EXERCISE REQUIREMENTS: Out of the lines below, please list those that hold the string "this".

STUDY MATERIAL:
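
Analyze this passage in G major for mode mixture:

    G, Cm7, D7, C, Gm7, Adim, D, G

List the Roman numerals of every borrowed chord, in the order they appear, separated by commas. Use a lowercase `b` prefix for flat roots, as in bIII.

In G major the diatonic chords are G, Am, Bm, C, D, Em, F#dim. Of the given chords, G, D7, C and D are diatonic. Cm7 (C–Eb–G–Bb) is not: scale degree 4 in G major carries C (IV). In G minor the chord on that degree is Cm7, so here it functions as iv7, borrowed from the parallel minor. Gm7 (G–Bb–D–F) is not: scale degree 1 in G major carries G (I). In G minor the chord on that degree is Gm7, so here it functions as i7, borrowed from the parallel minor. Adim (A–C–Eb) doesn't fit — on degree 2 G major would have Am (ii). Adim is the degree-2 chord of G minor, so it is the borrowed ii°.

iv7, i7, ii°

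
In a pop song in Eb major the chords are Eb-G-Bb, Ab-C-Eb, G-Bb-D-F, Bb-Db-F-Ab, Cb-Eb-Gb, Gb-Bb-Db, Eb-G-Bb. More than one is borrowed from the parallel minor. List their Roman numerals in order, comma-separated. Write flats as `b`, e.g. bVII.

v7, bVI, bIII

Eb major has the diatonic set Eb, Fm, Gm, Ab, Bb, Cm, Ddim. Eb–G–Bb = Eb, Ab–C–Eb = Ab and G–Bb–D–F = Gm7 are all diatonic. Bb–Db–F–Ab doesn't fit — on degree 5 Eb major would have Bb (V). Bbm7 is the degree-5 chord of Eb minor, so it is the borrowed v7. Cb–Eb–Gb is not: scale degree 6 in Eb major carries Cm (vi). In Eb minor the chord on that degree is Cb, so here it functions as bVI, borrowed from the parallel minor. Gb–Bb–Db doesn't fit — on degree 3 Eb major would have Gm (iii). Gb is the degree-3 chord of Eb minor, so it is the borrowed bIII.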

---

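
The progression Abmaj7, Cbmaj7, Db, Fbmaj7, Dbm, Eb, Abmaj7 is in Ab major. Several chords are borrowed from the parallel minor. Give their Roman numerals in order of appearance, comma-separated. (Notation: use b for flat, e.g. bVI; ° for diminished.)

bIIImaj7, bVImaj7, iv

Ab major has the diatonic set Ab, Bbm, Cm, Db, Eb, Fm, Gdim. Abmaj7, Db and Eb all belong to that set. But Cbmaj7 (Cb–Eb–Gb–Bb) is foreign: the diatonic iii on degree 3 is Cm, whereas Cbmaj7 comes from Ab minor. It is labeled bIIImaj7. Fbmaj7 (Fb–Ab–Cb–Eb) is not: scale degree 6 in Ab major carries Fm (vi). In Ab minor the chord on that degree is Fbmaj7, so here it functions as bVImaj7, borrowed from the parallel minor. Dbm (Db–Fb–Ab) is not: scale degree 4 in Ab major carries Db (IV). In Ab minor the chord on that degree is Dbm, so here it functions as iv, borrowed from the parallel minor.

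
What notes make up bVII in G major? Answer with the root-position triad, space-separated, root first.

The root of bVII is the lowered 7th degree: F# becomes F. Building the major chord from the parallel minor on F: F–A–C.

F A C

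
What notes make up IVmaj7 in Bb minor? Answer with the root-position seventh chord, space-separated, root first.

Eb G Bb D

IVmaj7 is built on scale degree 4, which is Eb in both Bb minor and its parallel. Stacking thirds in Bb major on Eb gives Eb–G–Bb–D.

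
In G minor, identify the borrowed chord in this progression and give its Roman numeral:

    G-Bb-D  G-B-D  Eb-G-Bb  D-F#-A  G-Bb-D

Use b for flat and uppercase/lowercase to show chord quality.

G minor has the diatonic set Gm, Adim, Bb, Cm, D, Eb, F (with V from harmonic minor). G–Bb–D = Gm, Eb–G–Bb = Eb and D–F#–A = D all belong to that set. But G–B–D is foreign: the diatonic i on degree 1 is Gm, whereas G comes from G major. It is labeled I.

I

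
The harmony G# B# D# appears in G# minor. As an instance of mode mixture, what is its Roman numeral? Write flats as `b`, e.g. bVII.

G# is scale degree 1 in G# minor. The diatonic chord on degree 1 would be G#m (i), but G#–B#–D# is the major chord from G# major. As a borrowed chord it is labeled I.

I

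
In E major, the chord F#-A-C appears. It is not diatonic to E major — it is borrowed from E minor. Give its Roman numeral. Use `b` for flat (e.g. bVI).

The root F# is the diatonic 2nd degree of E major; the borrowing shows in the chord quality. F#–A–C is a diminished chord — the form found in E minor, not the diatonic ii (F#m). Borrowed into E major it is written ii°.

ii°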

TASK RESULT:
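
Analyze this passage in G major for mode mixture:
In G minor, identify the borrowed chord in this progression and give its Roman numeral: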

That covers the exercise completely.